> _TASK INSTRUCTIONS_: Each line of the listing is to be copied exactly.

DATA FOR REVIEW Start Marker

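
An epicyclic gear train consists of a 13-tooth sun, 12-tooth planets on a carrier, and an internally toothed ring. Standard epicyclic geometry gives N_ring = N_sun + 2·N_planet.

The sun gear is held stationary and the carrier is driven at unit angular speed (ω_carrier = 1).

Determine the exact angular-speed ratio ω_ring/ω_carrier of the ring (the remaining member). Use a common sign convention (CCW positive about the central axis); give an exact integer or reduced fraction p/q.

N_ring = 13 + 2·12 = 37
13(ω_s−ω_c) = −37(ω_r−ω_c),  ω_s=0, ω_c=1
ω_r = 1 − (13/37)(0−1) = 50/37
ω_r/ω_c = 50/37

50/37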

DATA FOR REVIEW End Marker

> _WRITTEN ANSWER_:
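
An epicyclic gear train consists of a 13-tooth sun, 12-tooth planets on a carrier, and an internally toothed ring. Standard epicyclic geometry gives N_ring = N_sun + 2·N_planet.

The sun gear is held stationary and the carrier is driven at unit angular speed (ω_carrier = 1).

Determine the exact angular-speed ratio ω_ring/ω_carrier of the ring (the remaining member). Use a common sign convention (CCW positive about the central axis); give an exact integer or reduced fraction p/q.

N_ring = 13 + 2·12 = 37
13(ω_s−ω_c) = −37(ω_r−ω_c),  ω_s=0, ω_c=1
ω_r = 1 − (13/37)(0−1) = 50/37
ω_r/ω_c = 50/37

50/37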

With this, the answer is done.